Top of Available records
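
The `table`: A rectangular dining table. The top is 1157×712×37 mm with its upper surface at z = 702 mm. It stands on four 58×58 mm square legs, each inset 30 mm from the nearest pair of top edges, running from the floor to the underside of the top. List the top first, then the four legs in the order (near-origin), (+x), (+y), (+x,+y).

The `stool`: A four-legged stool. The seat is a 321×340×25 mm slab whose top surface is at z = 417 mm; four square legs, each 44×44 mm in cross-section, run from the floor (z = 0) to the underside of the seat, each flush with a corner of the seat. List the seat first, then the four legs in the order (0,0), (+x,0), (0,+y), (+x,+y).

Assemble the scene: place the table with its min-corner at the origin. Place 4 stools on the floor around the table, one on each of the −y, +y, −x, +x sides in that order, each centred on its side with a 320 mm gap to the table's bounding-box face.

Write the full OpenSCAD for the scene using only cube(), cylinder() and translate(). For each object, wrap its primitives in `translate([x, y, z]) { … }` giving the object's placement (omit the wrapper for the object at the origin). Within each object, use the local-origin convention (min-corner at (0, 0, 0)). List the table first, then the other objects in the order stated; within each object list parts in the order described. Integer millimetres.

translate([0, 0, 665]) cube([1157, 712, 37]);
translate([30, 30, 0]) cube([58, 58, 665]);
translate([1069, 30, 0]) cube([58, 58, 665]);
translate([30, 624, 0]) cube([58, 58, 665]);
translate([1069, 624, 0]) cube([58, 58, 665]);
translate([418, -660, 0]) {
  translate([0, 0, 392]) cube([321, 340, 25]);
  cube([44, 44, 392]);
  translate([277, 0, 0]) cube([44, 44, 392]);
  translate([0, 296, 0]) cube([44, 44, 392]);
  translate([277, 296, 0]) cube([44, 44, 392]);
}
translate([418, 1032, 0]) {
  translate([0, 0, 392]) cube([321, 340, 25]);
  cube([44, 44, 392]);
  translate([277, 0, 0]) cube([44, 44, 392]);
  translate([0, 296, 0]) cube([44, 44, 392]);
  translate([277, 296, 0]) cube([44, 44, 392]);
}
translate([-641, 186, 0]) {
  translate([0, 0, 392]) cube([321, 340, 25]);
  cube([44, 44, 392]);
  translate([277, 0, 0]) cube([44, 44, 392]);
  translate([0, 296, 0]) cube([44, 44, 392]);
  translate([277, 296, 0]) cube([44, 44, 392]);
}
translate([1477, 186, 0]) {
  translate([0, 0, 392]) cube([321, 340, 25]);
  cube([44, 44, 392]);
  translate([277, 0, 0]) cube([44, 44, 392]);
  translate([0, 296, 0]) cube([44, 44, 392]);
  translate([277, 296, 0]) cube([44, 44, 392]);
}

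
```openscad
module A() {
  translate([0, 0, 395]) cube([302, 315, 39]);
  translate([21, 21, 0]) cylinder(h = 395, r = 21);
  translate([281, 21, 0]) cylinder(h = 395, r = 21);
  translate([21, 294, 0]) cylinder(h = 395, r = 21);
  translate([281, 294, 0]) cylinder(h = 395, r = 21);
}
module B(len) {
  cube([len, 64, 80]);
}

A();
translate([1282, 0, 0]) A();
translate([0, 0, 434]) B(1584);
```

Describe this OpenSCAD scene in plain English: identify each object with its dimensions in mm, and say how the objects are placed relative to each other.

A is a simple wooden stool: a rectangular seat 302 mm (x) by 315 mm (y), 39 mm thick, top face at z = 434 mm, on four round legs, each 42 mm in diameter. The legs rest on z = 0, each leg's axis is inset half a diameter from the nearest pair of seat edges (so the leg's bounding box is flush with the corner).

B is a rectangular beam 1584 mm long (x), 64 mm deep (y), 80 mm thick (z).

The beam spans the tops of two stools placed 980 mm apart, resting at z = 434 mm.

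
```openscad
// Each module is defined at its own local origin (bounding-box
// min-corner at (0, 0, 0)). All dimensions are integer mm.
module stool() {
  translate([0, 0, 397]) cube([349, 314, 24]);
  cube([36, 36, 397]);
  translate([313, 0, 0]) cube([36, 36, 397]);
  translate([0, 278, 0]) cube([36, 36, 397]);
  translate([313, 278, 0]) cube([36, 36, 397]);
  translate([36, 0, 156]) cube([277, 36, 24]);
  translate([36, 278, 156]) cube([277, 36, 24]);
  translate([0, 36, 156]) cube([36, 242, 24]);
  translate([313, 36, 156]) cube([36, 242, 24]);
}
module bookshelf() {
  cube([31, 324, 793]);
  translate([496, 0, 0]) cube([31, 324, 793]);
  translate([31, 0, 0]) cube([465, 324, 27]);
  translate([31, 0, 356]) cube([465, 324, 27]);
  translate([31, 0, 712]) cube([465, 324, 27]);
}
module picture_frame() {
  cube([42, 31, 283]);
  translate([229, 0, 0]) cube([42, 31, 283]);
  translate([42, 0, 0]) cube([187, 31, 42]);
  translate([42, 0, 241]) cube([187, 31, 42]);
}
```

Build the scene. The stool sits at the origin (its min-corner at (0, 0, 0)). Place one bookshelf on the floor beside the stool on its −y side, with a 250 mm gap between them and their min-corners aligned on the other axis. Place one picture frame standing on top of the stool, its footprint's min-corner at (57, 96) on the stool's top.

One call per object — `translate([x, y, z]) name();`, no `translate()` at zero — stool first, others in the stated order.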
Bottom of Available records
Top of Available records
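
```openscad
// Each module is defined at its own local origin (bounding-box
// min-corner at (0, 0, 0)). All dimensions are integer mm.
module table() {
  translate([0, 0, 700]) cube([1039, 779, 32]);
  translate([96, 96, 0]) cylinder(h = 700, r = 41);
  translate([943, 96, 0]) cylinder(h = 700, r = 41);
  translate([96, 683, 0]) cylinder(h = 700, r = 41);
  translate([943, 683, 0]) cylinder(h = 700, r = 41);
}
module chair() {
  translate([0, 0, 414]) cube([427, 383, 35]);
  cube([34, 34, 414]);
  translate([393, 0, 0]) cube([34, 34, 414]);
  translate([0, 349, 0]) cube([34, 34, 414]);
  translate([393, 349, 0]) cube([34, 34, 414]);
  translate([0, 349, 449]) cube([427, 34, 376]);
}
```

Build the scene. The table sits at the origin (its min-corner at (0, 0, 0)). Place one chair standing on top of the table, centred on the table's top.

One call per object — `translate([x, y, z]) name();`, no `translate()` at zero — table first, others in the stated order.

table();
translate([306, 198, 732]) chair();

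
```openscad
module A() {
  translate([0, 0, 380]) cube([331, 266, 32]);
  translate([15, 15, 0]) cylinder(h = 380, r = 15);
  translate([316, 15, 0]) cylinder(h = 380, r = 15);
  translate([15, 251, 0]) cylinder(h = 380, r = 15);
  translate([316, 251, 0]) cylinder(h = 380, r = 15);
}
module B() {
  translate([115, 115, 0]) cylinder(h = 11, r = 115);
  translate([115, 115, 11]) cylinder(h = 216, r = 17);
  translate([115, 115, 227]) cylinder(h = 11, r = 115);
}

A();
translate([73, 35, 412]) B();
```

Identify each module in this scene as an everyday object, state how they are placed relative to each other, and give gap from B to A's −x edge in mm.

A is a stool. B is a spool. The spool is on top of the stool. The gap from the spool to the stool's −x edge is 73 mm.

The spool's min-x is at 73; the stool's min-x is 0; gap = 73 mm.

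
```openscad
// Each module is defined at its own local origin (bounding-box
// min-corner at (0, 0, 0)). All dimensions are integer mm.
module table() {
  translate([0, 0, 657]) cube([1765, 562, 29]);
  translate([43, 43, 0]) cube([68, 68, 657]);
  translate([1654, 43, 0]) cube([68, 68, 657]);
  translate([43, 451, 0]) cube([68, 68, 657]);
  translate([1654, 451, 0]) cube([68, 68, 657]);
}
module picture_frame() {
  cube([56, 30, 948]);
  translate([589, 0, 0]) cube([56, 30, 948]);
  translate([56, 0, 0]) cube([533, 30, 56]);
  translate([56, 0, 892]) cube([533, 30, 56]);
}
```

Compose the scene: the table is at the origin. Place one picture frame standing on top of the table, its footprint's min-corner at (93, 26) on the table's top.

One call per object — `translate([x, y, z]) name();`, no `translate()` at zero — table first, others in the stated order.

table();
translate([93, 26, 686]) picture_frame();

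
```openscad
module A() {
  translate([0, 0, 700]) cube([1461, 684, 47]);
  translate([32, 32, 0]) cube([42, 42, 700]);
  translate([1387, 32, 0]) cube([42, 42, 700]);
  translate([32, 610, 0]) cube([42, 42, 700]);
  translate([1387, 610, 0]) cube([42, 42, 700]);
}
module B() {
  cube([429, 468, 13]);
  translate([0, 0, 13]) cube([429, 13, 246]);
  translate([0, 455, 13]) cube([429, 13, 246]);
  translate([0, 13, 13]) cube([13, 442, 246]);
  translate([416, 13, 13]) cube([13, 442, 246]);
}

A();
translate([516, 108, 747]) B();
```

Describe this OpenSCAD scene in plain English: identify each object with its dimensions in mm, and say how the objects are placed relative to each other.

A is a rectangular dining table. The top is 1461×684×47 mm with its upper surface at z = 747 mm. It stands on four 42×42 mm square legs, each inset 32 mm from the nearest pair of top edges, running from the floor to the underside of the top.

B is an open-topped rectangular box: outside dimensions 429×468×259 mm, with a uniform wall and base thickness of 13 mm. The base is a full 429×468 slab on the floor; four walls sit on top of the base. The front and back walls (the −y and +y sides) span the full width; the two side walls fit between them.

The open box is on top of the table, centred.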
Bottom of Available records
Try it
Which lines of the records contain "sits"? Show each of them.

Reply to the task
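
Build the scene. The stool sits at the origin (its min-corner at (0, 0, 0)). Place one bookshelf on the floor beside the stool on its −y side, with a 250 mm gap between them and their min-corners aligned on the other axis. Place one picture frame standing on top of the stool, its footprint's min-corner at (57, 96) on the stool's top.
Build the scene. The table sits at the origin (its min-corner at (0, 0, 0)). Place one chair standing on top of the table, centred on the table's top.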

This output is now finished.